**Aim of the task:**
Copy exactly the run of lines that begins at the line with "A unity-feedback system has" and ends at the final line of the entries.

(Stored items)
--------

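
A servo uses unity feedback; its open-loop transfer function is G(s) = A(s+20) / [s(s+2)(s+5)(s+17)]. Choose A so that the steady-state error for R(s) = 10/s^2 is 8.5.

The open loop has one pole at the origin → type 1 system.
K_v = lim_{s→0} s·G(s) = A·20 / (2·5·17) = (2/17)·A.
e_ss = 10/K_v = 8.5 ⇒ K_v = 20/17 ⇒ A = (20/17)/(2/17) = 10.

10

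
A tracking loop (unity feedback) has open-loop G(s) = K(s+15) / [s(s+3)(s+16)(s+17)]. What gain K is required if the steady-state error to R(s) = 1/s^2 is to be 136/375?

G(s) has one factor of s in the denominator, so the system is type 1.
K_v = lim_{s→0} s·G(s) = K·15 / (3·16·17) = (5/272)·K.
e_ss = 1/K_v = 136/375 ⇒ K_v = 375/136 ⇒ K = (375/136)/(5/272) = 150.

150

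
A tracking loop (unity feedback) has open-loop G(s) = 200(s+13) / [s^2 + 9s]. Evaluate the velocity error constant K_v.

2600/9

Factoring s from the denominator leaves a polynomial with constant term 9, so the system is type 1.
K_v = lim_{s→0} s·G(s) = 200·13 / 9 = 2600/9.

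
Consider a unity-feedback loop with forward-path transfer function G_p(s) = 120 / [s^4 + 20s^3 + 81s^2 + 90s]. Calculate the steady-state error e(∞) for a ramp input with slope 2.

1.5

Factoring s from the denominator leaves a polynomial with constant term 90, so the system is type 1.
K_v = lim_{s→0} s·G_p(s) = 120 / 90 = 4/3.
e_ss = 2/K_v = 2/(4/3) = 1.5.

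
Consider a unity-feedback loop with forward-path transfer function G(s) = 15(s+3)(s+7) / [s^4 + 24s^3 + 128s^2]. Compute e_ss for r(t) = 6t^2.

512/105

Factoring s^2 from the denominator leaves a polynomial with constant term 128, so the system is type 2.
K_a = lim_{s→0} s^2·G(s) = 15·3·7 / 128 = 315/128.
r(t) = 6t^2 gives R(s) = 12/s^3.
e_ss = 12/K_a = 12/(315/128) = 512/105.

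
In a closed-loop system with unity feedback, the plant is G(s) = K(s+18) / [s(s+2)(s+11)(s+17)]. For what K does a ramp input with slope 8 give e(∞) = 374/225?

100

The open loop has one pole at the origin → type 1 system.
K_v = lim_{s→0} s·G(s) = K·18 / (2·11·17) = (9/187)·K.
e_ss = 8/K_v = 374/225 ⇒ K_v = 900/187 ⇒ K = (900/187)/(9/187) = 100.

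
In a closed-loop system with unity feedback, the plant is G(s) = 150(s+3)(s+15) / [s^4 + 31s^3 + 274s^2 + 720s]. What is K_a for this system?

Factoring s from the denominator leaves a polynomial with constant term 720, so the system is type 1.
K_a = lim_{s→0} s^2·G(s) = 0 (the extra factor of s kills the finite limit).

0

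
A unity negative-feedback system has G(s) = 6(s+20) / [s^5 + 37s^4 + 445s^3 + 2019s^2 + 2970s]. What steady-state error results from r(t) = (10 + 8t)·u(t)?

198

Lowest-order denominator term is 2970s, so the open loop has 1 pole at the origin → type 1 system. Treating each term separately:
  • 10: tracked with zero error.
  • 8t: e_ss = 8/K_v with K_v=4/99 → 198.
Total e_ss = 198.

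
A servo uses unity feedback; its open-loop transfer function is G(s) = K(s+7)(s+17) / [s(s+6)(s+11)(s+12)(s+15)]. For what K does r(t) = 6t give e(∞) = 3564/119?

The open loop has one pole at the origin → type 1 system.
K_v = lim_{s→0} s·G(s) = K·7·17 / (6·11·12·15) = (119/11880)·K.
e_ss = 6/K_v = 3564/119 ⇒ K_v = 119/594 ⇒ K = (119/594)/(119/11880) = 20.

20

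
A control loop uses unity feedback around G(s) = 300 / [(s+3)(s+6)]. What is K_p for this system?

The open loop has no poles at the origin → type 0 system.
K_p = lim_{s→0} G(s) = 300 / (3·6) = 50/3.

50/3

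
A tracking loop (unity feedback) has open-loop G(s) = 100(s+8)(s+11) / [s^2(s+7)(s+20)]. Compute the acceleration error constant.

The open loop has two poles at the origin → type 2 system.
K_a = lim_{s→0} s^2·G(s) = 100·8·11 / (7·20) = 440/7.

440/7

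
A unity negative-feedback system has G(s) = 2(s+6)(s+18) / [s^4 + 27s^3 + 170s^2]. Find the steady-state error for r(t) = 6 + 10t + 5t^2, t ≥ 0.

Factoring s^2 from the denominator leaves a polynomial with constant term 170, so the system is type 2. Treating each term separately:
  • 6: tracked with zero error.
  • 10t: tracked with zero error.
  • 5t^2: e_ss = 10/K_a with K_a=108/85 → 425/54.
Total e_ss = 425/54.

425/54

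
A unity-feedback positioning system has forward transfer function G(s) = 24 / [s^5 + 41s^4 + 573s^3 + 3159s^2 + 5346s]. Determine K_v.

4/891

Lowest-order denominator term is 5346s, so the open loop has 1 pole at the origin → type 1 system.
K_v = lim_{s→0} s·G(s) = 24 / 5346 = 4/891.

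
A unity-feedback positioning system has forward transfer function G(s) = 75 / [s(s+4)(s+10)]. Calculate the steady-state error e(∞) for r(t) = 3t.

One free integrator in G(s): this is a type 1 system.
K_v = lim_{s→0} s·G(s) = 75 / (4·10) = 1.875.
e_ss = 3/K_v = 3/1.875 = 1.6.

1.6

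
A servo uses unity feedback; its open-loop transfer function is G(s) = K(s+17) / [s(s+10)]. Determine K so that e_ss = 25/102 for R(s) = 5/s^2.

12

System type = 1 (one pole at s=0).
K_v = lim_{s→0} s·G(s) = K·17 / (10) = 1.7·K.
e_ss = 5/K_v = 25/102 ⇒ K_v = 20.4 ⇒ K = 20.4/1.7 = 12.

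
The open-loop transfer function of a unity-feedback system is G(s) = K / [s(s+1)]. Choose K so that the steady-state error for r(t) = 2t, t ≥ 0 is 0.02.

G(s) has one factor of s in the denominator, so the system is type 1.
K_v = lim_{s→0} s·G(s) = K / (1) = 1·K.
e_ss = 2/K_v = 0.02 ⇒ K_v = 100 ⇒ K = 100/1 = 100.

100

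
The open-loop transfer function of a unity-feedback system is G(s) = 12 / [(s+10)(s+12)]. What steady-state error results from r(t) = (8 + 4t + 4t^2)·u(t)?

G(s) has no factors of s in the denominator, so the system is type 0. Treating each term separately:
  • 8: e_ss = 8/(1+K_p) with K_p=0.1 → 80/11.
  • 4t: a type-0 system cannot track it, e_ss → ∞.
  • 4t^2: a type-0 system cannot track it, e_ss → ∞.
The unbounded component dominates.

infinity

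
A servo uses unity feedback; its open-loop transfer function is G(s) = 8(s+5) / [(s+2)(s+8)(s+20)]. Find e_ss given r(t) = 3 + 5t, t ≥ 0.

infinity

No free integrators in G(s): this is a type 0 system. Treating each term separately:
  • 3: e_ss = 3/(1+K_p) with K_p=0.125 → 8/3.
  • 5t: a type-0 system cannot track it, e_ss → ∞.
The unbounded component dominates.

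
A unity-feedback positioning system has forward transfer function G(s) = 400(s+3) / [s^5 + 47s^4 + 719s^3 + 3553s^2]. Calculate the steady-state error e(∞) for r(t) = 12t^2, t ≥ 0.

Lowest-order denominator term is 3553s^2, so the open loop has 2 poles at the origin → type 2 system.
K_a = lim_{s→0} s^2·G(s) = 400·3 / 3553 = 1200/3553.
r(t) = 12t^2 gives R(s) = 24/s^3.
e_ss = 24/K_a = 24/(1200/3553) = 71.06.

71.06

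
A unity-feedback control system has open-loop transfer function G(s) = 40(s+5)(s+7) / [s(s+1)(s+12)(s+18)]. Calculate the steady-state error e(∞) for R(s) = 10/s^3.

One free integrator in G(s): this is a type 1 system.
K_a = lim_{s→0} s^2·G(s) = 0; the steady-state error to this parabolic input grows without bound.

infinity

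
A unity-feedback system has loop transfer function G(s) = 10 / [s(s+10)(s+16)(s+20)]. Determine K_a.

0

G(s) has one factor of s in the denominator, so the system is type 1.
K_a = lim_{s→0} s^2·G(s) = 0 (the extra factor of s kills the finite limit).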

--------

**Answer for the task:**
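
A unity-feedback system has loop transfer function G(s) = 10 / [s(s+10)(s+16)(s+20)]. Determine K_a.

0

G(s) has one factor of s in the denominator, so the system is type 1.
K_a = lim_{s→0} s^2·G(s) = 0 (the extra factor of s kills the finite limit).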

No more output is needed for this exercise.